### EXERCISE PROMPT
Every line that contains the word "markets" should be copied from the records below.

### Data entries
+ + + +
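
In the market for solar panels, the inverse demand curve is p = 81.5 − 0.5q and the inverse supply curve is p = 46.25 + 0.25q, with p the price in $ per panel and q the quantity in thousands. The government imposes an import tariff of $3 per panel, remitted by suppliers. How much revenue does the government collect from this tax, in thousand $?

Inverting to q(p) form: qd = 163 − 2p; qs = 4p − 185.
Without the tax, 163 − 2p = 4p − 185 gives 6p = 348, so p* = $58 and q* = 47.
With the tax collected from suppliers, supply shifts: qs = 4(p − 3) − 185.
New equilibrium: buyers pay $60, suppliers receive $57, q = 43. (Wedge: pb − ps = 3.)
Revenue = t · Q = 3 · 43 = $129.

Tax revenue = $129 thousand.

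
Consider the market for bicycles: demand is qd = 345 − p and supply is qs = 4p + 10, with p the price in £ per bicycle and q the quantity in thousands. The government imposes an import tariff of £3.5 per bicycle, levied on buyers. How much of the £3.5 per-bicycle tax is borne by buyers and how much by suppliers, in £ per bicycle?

Buyers bear £2.8 per bicycle; suppliers bear £0.7 per bicycle.

Before the tax: set 345 − p = 4p + 10 → p* = £67, q* = 278.
With the tax collected from buyers, demand (in seller-price terms) shifts: qd = 345 − (p + 3.5).
Solving gives q = 275.2 with buyers paying £69.8 and suppliers receiving £66.3 (the £3.5 wedge).
Burden on buyers: £2.8; on suppliers: £0.7. (They sum to £3.5.)
The less price-elastic side of the market bears the larger share of a per-unit tax.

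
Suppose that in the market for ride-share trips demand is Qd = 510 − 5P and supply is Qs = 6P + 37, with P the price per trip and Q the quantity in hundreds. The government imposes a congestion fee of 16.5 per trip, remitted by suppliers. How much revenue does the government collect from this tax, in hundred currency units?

Without the tax, 510 − 5P = 6P + 37 gives 11P = 473, so P* = 43 and Q* = 295.
With the tax collected from suppliers, supply shifts: Qs = 6(P − 16.5) + 37.
New equilibrium: consumers pay 52, suppliers receive 35.5, Q = 250. (Wedge: Pb − Ps = 16.5.)
Revenue = t · Q = 16.5 · 250 = 4125.

Tax revenue = 4125 hundred.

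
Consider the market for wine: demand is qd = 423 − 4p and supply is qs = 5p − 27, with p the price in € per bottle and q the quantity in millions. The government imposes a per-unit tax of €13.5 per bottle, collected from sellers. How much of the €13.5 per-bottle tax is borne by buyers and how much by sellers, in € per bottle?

Without the tax, 423 − 4p = 5p − 27 gives 9p = 450, so p* = €50 and q* = 223.
With the tax collected from sellers, supply shifts: qs = 5(p − 13.5) − 27.
Solving gives q = 193 with buyers paying €57.5 and sellers receiving €44 (the €13.5 wedge).
Burden on buyers: €7.5; on sellers: €6. (They sum to €13.5.)
The less price-elastic side of the market bears the larger share of a per-unit tax.

Buyers bear €7.5 per bottle; sellers bear €6 per bottle.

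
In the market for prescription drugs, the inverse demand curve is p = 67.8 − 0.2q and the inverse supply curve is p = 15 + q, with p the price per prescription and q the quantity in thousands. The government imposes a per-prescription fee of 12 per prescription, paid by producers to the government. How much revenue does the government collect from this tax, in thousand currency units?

Tax revenue = 408 thousand.

Inverting to q(p) form: qd = 339 − 5p; qs = p − 15.
Before the tax: set 339 − 5p = p − 15 → p* = 59, q* = 44.
With the tax collected from producers, supply shifts: qs = (p − 12) − 15.
Solving gives q = 34 with consumers paying 61 and producers receiving 49 (the 12 wedge).
Revenue = t · Q = 12 · 34 = 408.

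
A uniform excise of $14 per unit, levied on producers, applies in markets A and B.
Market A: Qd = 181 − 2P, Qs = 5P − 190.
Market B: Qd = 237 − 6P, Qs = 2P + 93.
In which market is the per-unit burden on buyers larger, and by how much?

Market A: pre-tax P* = $53, Q* = 75; post-tax Q = 55; per-unit burden on buyers = $10.
Market B: pre-tax P* = $18, Q* = 129; post-tax Q = 108; per-unit burden on buyers = $3.5.
Difference: $10 vs $3.5 → market A is larger by $6.5.

Market A, by $6.5.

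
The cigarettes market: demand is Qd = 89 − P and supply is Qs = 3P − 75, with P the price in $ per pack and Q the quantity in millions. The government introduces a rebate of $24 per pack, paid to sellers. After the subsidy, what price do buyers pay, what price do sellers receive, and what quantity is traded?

Buyers pay $23; sellers receive $47; quantity = 66.

Before the subsidy: set 89 − P = 3P − 75 → P* = $41, Q* = 48.
With a per-unit subsidy paid to sellers, each receives P + 24 per unit sold, so supply becomes Qs = 3(P + 24) − 75.
Solving gives Q = 66 with buyers paying $23 and sellers receiving $47 (the $24 wedge).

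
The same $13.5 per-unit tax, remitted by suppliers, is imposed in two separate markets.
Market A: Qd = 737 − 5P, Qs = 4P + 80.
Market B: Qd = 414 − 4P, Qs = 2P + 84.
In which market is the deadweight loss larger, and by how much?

Market A: pre-tax P* = $73, Q* = 372; post-tax Q = 342; deadweight loss = $202.5.
Market B: pre-tax P* = $55, Q* = 194; post-tax Q = 176; deadweight loss = $121.5.
Difference: $202.5 vs $121.5 → market A is larger by $81.

Market A, by $81.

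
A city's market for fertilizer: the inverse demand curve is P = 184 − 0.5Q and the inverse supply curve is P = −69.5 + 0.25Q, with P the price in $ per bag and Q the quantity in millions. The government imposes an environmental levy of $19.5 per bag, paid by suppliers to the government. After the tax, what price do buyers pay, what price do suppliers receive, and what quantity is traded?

Rewrite in direct form: Qd = 368 − 2P and Qs = 4P + 278.
Without the tax, 368 − 2P = 4P + 278 gives 6P = 90, so P* = $15 and Q* = 338.
With the tax collected from suppliers, supply shifts: Qs = 4(P − 19.5) + 278.
Solving gives Q = 312 with buyers paying $28 and suppliers receiving $8.5 (the $19.5 wedge).
The less price-elastic side of the market bears the larger share of a per-unit tax.

Buyers pay $28; suppliers receive $8.5; quantity = 312.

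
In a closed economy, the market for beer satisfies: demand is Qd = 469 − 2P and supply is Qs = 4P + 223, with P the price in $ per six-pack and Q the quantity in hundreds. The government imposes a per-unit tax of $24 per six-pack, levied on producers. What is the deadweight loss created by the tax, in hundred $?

Deadweight loss = $384 hundred.

Without the tax, 469 − 2P = 4P + 223 gives 6P = 246, so P* = $41 and Q* = 387.
With the tax collected from producers, supply shifts: Qs = 4(P − 24) + 223.
New equilibrium: buyers pay $57, producers receive $33, Q = 355. (Wedge: Pb − Ps = 24.)
Quantity falls by |ΔQ| = |387 − 355| = 32.
DWL = ½ · t · |ΔQ| = ½ · 24 · 32 = $384.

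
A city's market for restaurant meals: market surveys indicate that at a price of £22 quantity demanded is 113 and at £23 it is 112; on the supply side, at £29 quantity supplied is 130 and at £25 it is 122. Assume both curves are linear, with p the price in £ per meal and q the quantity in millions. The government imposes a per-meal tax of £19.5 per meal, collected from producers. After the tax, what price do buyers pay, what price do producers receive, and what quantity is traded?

Buyers pay £34; producers receive £14.5; quantity = 101.

Demand slope: (112 − 113)/(23 − 22) = -1, so qd = 135 − p.
Supply slope: (122 − 130)/(25 − 29) = 2, so qs = 2p + 72.
Before the tax: set 135 − p = 2p + 72 → p* = £21, q* = 114.
With the tax collected from producers, supply shifts: qs = 2(p − 19.5) + 72.
Solving gives q = 101 with buyers paying £34 and producers receiving £14.5 (the £19.5 wedge).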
+ + + +
### RESPONSE
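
A uniform excise of $14 per unit, levied on producers, applies in markets A and B.
The same $13.5 per-unit tax, remitted by suppliers, is imposed in two separate markets.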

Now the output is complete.